### Entries supplied
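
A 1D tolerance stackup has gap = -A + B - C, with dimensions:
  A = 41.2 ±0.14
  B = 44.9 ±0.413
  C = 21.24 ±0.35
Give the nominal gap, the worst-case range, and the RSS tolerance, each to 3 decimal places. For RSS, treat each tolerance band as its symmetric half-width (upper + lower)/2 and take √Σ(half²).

Stack each dimension's contribution:
  -A: nom -41.200 → Σnom=-41.200; wc +0.140/-0.140 → slack +0.140/-0.140; half-tol=0.140, Σhalf²=0.019600
  +B: nom +44.900 → Σnom=3.700; wc +0.413/-0.413 → slack +0.553/-0.553; half-tol=0.413, Σhalf²=0.190169
  -C: nom -21.240 → Σnom=-17.540; wc +0.350/-0.350 → slack +0.903/-0.903; half-tol=0.350, Σhalf²=0.312669
Nominal = -17.540. Worst-case = [-17.540 - 0.903, -17.540 + 0.903] = [-18.443, -16.637]. RSS = √0.312669 = 0.559.

nominal=-17.540 wc=[-18.443,-16.637] rss=0.559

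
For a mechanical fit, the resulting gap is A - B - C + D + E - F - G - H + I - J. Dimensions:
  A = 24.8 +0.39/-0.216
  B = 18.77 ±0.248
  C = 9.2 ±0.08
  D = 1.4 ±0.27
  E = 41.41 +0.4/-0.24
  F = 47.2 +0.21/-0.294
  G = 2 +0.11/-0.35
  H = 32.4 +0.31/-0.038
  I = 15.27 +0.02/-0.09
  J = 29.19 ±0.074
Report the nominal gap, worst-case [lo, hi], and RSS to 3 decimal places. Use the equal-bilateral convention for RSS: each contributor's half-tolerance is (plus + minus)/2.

nominal=-55.880 wc=[-57.728,-53.716] rss=0.700

Stack each dimension's contribution:
  +A: nom +24.800 → Σnom=24.800; wc +0.390/-0.216 → slack +0.390/-0.216; half-tol=0.303, Σhalf²=0.091809
  -B: nom -18.770 → Σnom=6.030; wc +0.248/-0.248 → slack +0.638/-0.464; half-tol=0.248, Σhalf²=0.153313
  -C: nom -9.200 → Σnom=-3.170; wc +0.080/-0.080 → slack +0.718/-0.544; half-tol=0.080, Σhalf²=0.159713
  +D: nom +1.400 → Σnom=-1.770; wc +0.270/-0.270 → slack +0.988/-0.814; half-tol=0.270, Σhalf²=0.232613
  +E: nom +41.410 → Σnom=39.640; wc +0.400/-0.240 → slack +1.388/-1.054; half-tol=0.320, Σhalf²=0.335013
  -F: nom -47.200 → Σnom=-7.560; wc +0.294/-0.210 → slack +1.682/-1.264; half-tol=0.252, Σhalf²=0.398517
  -G: nom -2.000 → Σnom=-9.560; wc +0.350/-0.110 → slack +2.032/-1.374; half-tol=0.230, Σhalf²=0.451417
  -H: nom -32.400 → Σnom=-41.960; wc +0.038/-0.310 → slack +2.070/-1.684; half-tol=0.174, Σhalf²=0.481693
  +I: nom +15.270 → Σnom=-26.690; wc +0.020/-0.090 → slack +2.090/-1.774; half-tol=0.055, Σhalf²=0.484718
  -J: nom -29.190 → Σnom=-55.880; wc +0.074/-0.074 → slack +2.164/-1.848; half-tol=0.074, Σhalf²=0.490194
Nominal = -55.880. Worst-case = [-55.880 - 1.848, -55.880 + 2.164] = [-57.728, -53.716]. RSS = √0.490194 = 0.700.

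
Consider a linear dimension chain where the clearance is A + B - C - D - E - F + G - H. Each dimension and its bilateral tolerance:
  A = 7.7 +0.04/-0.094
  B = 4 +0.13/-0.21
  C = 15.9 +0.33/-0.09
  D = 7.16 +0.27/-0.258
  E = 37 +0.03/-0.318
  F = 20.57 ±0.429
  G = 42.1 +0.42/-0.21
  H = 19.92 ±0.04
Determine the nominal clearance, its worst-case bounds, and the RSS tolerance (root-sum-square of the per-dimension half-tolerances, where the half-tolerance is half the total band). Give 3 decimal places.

nominal=-46.750 wc=[-48.363,-45.025] rss=0.680

Stack each dimension's contribution:
  +A: nom +7.700 → Σnom=7.700; wc +0.040/-0.094 → slack +0.040/-0.094; half-tol=0.067, Σhalf²=0.004489
  +B: nom +4.000 → Σnom=11.700; wc +0.130/-0.210 → slack +0.170/-0.304; half-tol=0.170, Σhalf²=0.033389
  -C: nom -15.900 → Σnom=-4.200; wc +0.090/-0.330 → slack +0.260/-0.634; half-tol=0.210, Σhalf²=0.077489
  -D: nom -7.160 → Σnom=-11.360; wc +0.258/-0.270 → slack +0.518/-0.904; half-tol=0.264, Σhalf²=0.147185
  -E: nom -37.000 → Σnom=-48.360; wc +0.318/-0.030 → slack +0.836/-0.934; half-tol=0.174, Σhalf²=0.177461
  -F: nom -20.570 → Σnom=-68.930; wc +0.429/-0.429 → slack +1.265/-1.363; half-tol=0.429, Σhalf²=0.361502
  +G: nom +42.100 → Σnom=-26.830; wc +0.420/-0.210 → slack +1.685/-1.573; half-tol=0.315, Σhalf²=0.460727
  -H: nom -19.920 → Σnom=-46.750; wc +0.040/-0.040 → slack +1.725/-1.613; half-tol=0.040, Σhalf²=0.462327
Nominal = -46.750. Worst-case = [-46.750 - 1.613, -46.750 + 1.725] = [-48.363, -45.025]. RSS = √0.462327 = 0.680.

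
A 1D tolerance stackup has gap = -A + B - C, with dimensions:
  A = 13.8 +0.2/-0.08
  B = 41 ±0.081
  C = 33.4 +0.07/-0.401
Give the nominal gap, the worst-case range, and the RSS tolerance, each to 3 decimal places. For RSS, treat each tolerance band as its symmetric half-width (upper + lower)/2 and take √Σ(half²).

nominal=-6.200 wc=[-6.551,-5.638] rss=0.286

Stack each dimension's contribution:
  -A: nom -13.800 → Σnom=-13.800; wc +0.080/-0.200 → slack +0.080/-0.200; half-tol=0.140, Σhalf²=0.019600
  +B: nom +41.000 → Σnom=27.200; wc +0.081/-0.081 → slack +0.161/-0.281; half-tol=0.081, Σhalf²=0.026161
  -C: nom -33.400 → Σnom=-6.200; wc +0.401/-0.070 → slack +0.562/-0.351; half-tol=0.236, Σhalf²=0.081621
Nominal = -6.200. Worst-case = [-6.200 - 0.351, -6.200 + 0.562] = [-6.551, -5.638]. RSS = √0.081621 = 0.286.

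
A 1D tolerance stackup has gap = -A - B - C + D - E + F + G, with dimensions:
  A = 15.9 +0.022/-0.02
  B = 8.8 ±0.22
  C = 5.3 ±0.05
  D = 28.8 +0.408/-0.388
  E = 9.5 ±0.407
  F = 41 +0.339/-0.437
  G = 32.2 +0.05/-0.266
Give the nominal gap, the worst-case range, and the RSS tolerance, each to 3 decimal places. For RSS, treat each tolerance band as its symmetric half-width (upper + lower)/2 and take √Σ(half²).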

### Task
Everything above from the line containing "Consider a linear" down to the line containing "H = 19.92 ±0.04" is to be transcribed exactly, with both of those lines included and nothing else added.

### Result of this task
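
Consider a linear dimension chain where the clearance is A + B - C - D - E - F + G - H. Each dimension and its bilateral tolerance:
  A = 7.7 +0.04/-0.094
  B = 4 +0.13/-0.21
  C = 15.9 +0.33/-0.09
  D = 7.16 +0.27/-0.258
  E = 37 +0.03/-0.318
  F = 20.57 ±0.429
  G = 42.1 +0.42/-0.21
  H = 19.92 ±0.04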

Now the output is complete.